*** ENTRIES SUPPLIED ***
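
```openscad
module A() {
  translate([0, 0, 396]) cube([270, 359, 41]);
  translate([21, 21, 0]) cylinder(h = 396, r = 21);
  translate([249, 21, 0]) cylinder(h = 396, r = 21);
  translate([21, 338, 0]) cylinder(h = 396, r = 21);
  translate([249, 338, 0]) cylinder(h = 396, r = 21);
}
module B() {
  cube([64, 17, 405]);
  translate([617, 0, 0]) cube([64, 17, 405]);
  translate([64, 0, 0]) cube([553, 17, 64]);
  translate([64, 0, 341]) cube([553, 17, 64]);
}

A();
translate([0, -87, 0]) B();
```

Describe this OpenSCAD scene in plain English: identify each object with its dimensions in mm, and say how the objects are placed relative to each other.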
*** End of ENTRIES SUPPLIED ***
> PROBLEM TO SOLVE:
Write all of the data above again, exactly as given.

> ANSWER SPACE:
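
```openscad
module A() {
  translate([0, 0, 396]) cube([270, 359, 41]);
  translate([21, 21, 0]) cylinder(h = 396, r = 21);
  translate([249, 21, 0]) cylinder(h = 396, r = 21);
  translate([21, 338, 0]) cylinder(h = 396, r = 21);
  translate([249, 338, 0]) cylinder(h = 396, r = 21);
}
module B() {
  cube([64, 17, 405]);
  translate([617, 0, 0]) cube([64, 17, 405]);
  translate([64, 0, 0]) cube([553, 17, 64]);
  translate([64, 0, 341]) cube([553, 17, 64]);
}

A();
translate([0, -87, 0]) B();
```

Describe this OpenSCAD scene in plain English: identify each object with its dimensions in mm, and say how the objects are placed relative to each other.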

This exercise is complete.